_AIM OF THE TASK_
Begin at the line containing "- 2005-07-04" in the data below and go on through the line containing "- Thu Jul 18 2030", repeating each line exactly; include both ends and no other line.

_DATA FOR ANALYSIS_
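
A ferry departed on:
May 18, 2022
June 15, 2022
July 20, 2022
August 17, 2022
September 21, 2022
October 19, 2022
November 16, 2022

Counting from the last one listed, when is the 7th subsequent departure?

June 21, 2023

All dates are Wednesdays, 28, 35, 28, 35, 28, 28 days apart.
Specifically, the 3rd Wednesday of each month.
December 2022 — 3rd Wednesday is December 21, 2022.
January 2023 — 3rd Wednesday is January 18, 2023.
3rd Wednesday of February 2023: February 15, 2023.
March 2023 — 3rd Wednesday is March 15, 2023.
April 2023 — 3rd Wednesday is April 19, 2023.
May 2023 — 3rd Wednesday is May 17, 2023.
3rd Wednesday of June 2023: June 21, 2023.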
...
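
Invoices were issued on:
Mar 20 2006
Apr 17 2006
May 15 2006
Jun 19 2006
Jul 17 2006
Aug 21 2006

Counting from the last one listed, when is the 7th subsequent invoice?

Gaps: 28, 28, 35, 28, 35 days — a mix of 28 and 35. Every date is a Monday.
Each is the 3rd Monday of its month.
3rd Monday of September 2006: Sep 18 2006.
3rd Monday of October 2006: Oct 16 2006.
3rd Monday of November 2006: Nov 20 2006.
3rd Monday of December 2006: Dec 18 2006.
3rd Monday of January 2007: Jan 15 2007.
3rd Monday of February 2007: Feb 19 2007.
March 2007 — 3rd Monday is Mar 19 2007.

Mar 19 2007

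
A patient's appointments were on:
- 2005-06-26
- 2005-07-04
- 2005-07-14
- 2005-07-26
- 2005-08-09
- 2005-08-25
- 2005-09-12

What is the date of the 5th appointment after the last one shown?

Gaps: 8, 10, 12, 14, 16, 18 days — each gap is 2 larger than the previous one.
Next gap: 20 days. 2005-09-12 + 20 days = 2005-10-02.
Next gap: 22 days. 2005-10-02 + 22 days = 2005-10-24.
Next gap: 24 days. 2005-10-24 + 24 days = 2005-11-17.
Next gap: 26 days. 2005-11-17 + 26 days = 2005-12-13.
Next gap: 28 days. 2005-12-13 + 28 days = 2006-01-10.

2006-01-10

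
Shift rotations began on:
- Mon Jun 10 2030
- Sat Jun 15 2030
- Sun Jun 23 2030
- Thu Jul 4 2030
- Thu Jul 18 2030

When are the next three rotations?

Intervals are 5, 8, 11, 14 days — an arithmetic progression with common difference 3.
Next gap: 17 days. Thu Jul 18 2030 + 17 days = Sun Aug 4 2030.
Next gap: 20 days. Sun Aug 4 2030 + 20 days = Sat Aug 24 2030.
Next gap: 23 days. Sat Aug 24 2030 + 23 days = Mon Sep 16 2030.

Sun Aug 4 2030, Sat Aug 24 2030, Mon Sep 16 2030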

_ANSWER TO THIS PROBLEM_
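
- 2005-07-04
- 2005-07-14
- 2005-07-26
- 2005-08-09
- 2005-08-25
- 2005-09-12

What is the date of the 5th appointment after the last one shown?

Gaps: 8, 10, 12, 14, 16, 18 days — each gap is 2 larger than the previous one.
Next gap: 20 days. 2005-09-12 + 20 days = 2005-10-02.
Next gap: 22 days. 2005-10-02 + 22 days = 2005-10-24.
Next gap: 24 days. 2005-10-24 + 24 days = 2005-11-17.
Next gap: 26 days. 2005-11-17 + 26 days = 2005-12-13.
Next gap: 28 days. 2005-12-13 + 28 days = 2006-01-10.

2006-01-10

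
Shift rotations began on:
- Mon Jun 10 2030
- Sat Jun 15 2030
- Sun Jun 23 2030
- Thu Jul 4 2030
- Thu Jul 18 2030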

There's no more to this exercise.